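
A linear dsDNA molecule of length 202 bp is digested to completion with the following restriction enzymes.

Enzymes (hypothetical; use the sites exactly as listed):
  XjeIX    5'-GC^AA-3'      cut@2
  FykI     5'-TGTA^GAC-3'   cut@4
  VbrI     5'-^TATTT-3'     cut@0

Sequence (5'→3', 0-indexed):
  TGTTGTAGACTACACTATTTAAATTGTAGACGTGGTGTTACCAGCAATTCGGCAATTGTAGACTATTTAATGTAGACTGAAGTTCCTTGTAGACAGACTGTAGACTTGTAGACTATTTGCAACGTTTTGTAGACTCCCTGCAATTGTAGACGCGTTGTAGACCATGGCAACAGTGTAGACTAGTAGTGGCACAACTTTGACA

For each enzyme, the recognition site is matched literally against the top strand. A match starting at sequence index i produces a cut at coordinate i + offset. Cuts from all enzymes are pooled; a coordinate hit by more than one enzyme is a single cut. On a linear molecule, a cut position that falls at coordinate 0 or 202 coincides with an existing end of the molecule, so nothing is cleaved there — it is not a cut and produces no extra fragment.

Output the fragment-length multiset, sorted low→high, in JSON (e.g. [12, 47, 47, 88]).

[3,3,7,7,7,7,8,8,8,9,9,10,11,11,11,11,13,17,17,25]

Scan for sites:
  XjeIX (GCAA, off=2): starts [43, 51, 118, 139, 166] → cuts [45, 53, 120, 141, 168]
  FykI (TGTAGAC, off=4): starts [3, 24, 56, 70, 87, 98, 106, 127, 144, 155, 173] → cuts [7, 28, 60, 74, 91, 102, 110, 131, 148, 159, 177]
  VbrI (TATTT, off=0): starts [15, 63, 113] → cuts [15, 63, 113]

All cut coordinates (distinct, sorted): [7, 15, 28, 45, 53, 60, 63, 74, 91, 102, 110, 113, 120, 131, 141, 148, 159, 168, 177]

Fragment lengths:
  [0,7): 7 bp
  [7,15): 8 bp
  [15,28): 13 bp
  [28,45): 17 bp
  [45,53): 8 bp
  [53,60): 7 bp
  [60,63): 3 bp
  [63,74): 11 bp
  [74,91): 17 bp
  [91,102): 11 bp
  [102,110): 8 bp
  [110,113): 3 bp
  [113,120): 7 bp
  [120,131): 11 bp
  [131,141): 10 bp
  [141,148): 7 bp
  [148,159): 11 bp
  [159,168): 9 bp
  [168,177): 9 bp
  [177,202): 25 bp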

* * *

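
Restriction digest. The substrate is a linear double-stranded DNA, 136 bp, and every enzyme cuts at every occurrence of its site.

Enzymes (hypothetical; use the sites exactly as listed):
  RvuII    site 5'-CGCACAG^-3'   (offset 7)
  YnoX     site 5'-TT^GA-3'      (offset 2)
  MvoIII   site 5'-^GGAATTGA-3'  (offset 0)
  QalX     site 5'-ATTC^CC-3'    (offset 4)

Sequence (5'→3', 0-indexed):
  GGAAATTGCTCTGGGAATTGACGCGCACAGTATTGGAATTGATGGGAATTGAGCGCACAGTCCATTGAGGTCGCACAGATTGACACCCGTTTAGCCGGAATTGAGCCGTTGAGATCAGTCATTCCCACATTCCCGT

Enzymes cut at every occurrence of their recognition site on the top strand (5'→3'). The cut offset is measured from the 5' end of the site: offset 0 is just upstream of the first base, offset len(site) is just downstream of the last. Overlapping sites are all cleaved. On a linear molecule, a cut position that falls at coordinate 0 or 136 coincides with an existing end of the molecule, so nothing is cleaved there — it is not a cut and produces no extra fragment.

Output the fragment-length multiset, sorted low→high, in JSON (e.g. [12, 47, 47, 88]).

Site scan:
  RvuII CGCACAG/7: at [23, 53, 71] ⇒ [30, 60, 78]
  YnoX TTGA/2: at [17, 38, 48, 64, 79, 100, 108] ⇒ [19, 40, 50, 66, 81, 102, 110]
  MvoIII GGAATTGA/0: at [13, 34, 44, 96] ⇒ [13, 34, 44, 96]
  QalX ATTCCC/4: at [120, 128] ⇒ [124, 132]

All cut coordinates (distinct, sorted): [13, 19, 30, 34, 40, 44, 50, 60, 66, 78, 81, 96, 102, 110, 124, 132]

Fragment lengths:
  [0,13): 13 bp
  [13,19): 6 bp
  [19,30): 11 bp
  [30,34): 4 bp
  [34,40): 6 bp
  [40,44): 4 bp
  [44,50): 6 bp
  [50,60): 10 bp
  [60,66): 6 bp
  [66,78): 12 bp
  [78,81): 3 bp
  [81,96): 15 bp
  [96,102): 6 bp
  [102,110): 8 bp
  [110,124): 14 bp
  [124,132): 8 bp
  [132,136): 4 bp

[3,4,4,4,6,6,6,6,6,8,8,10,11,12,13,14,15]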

Your instructions
Look through the listing above. Pick out each line with "every" and copy it.

Finished task
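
Restriction digest. The substrate is a linear double-stranded DNA, 136 bp, and every enzyme cuts at every occurrence of its site.
Enzymes cut at every occurrence of their recognition site on the top strand (5'→3'). The cut offset is measured from the 5' end of the site: offset 0 is just upstream of the first base, offset len(site) is just downstream of the last. Overlapping sites are all cleaved. On a linear molecule, a cut position that falls at coordinate 0 or 136 coincides with an existing end of the molecule, so nothing is cleaved there — it is not a cut and produces no extra fragment.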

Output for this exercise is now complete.